▶ Exercise brief: Look below for the line containing "chart row 1: /, K, P, P, P, O, /, P"; from there, print each line exactly up to and including the line containing "The fabric is 15", and stop.

### Supplied material

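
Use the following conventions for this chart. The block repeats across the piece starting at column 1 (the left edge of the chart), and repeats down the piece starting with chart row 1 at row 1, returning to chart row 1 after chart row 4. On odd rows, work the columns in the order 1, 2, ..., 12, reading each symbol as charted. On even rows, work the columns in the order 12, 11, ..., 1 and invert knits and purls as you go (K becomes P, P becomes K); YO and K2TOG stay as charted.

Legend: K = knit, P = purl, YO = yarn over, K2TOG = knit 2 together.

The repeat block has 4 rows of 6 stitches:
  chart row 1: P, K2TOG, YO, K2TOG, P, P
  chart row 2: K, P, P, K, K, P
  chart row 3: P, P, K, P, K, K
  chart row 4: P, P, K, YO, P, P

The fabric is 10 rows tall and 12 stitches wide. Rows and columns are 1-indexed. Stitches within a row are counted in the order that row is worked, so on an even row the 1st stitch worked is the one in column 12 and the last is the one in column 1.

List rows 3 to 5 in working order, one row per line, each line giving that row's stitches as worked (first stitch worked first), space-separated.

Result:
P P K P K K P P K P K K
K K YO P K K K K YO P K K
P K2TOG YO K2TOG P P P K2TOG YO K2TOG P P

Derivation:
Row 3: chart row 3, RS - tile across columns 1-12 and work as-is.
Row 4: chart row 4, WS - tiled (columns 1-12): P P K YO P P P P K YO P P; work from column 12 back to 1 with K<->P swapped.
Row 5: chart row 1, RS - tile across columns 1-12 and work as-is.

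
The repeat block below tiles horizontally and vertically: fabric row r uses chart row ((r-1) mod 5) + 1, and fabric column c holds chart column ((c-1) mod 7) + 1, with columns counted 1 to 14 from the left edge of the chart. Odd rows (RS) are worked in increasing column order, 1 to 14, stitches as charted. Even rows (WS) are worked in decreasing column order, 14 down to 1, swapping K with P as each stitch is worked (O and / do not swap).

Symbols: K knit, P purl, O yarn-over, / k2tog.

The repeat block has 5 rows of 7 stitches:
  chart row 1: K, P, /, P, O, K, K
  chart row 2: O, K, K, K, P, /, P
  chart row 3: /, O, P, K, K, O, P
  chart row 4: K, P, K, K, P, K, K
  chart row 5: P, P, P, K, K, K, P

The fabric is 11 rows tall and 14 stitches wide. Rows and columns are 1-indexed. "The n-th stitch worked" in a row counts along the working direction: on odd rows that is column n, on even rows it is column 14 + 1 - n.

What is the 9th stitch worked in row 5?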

######
### Supplied material

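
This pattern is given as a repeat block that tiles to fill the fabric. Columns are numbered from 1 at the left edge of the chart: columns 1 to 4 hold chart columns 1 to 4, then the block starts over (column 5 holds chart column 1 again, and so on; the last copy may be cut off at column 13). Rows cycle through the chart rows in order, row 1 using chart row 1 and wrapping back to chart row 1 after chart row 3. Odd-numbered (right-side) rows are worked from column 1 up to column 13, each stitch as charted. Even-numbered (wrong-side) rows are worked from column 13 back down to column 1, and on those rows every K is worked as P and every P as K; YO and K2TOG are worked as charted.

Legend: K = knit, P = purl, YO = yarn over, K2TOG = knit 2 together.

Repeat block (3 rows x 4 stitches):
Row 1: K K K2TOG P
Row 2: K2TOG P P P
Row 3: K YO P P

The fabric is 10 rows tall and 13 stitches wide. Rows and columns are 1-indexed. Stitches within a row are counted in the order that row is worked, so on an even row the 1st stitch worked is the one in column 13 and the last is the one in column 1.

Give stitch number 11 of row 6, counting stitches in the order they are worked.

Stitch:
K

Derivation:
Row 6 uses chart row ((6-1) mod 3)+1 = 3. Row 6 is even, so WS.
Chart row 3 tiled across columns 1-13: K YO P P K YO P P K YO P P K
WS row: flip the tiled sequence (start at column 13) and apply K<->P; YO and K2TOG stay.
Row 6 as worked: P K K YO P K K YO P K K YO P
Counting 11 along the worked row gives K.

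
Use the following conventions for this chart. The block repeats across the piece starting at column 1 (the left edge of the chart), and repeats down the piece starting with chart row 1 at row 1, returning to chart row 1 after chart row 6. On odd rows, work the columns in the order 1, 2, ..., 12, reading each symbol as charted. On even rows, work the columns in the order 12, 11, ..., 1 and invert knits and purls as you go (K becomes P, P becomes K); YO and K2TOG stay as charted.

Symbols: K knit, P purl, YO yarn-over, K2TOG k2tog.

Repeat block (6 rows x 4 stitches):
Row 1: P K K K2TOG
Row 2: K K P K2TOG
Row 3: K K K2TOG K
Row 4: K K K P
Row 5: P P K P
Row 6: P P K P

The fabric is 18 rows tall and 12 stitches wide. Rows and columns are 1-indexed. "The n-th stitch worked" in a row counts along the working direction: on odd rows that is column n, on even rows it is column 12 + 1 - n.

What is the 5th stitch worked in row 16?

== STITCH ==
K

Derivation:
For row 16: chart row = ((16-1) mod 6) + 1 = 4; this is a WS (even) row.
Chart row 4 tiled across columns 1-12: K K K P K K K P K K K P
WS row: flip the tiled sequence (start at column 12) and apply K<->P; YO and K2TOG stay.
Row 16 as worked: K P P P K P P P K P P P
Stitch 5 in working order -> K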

######
### Supplied material

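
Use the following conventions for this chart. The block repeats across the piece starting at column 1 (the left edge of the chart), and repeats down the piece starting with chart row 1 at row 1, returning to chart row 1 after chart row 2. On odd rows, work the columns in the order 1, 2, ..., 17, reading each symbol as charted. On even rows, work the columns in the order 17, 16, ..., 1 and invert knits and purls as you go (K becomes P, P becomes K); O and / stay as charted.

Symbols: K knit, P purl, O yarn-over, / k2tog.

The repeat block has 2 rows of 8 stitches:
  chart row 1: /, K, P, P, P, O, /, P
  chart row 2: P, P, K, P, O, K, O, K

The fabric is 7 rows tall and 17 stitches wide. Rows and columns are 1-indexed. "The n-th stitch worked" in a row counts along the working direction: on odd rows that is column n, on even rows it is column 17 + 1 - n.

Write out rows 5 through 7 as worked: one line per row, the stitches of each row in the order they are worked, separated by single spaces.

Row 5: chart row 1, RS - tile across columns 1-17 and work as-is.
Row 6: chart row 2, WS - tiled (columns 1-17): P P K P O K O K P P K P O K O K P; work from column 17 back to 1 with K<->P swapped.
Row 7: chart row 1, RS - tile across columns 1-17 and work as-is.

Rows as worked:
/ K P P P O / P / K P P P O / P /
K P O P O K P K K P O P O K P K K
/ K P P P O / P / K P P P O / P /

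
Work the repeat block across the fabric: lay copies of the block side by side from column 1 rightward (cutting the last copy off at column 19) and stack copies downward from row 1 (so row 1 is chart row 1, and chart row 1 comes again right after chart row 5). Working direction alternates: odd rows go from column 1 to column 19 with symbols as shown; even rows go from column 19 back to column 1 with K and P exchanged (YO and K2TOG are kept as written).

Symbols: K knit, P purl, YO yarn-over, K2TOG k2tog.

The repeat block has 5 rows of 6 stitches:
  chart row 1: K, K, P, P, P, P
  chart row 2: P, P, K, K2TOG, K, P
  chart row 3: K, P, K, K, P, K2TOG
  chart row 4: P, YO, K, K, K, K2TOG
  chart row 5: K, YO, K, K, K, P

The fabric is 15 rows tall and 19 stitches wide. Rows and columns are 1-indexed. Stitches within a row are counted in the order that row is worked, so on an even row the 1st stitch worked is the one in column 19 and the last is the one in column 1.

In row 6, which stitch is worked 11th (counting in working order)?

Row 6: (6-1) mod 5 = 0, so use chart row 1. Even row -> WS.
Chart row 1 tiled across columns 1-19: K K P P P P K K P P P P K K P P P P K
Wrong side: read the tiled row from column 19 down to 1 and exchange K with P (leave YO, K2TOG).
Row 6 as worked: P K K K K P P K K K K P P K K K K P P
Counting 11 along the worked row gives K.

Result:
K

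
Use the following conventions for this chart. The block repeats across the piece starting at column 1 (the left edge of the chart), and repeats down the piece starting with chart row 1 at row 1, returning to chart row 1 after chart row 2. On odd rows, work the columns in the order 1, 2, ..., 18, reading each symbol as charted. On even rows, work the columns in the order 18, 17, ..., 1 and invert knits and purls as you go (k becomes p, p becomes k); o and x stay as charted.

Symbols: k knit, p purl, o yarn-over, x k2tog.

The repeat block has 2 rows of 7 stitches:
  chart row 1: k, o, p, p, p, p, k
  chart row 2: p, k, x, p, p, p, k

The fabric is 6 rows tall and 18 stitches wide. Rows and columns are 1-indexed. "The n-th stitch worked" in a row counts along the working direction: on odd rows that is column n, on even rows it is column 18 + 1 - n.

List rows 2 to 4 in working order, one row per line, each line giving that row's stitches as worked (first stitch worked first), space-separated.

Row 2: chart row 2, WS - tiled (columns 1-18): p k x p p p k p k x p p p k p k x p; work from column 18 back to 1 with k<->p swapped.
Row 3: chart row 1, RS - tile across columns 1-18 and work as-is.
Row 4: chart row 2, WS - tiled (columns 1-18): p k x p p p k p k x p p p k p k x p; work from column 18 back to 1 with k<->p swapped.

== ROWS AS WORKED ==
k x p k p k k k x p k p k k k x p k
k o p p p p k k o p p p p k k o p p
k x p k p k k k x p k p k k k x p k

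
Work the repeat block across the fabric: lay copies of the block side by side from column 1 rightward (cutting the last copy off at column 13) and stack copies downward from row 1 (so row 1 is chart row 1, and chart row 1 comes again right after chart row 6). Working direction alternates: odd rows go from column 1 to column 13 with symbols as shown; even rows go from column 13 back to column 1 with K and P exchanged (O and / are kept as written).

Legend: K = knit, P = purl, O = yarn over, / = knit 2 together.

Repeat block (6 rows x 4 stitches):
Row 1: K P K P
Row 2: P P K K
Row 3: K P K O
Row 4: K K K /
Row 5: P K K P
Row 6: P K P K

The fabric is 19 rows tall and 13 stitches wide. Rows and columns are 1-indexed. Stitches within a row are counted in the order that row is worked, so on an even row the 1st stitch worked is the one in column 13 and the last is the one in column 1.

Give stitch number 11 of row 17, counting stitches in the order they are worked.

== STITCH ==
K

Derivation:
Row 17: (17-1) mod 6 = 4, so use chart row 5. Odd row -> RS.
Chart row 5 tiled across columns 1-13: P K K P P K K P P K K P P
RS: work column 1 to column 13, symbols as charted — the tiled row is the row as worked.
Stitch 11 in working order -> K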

######

▶ Exercise result:
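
  chart row 1: /, K, P, P, P, O, /, P
  chart row 2: P, P, K, P, O, K, O, K

The fabric is 7 rows tall and 17 stitches wide. Rows and columns are 1-indexed. "The n-th stitch worked" in a row counts along the working direction: on odd rows that is column n, on even rows it is column 17 + 1 - n.

Write out rows 5 through 7 as worked: one line per row, the stitches of each row in the order they are worked, separated by single spaces.

Row 5: chart row 1, RS - tile across columns 1-17 and work as-is.
Row 6: chart row 2, WS - tiled (columns 1-17): P P K P O K O K P P K P O K O K P; work from column 17 back to 1 with K<->P swapped.
Row 7: chart row 1, RS - tile across columns 1-17 and work as-is.

Rows as worked:
/ K P P P O / P / K P P P O / P /
K P O P O K P K K P O P O K P K K
/ K P P P O / P / K P P P O / P /

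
Work the repeat block across the fabric: lay copies of the block side by side from column 1 rightward (cutting the last copy off at column 19) and stack copies downward from row 1 (so row 1 is chart row 1, and chart row 1 comes again right after chart row 5). Working direction alternates: odd rows go from column 1 to column 19 with symbols as shown; even rows go from column 19 back to column 1 with K and P exchanged (YO and K2TOG are kept as written).

Symbols: K knit, P purl, YO yarn-over, K2TOG k2tog.

The repeat block has 5 rows of 6 stitches:
  chart row 1: K, K, P, P, P, P
  chart row 2: P, P, K, K2TOG, K, P
  chart row 3: K, P, K, K, P, K2TOG
  chart row 4: P, YO, K, K, K, K2TOG
  chart row 5: K, YO, K, K, K, P

The fabric is 15 rows tall and 19 stitches wide. Rows and columns are 1-indexed. Stitches within a row are counted in the order that row is worked, so on an even row the 1st stitch worked is the one in column 19 and the last is the one in column 1.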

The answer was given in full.